Assigned task: Using the line that contains "3: 8, 4, 2, 0" as the first line and the last line of the data as the final one, give every line in that range again exactly.
:: Extracted data ::
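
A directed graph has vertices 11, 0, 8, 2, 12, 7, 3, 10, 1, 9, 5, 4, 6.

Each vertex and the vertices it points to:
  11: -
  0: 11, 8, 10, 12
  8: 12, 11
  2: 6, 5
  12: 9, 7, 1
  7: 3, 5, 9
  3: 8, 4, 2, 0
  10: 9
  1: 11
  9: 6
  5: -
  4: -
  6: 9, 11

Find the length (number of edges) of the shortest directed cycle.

For each vertex v, BFS finds the shortest path from v back to v.
The shortest such closed walk is 6 → 9 → 6, length 2.

2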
:::
Exercise output:
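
  3: 8, 4, 2, 0
  10: 9
  1: 11
  9: 6
  5: -
  4: -
  6: 9, 11

Find the length (number of edges) of the shortest directed cycle.

For each vertex v, BFS finds the shortest path from v back to v.
The shortest such closed walk is 6 → 9 → 6, length 2.

2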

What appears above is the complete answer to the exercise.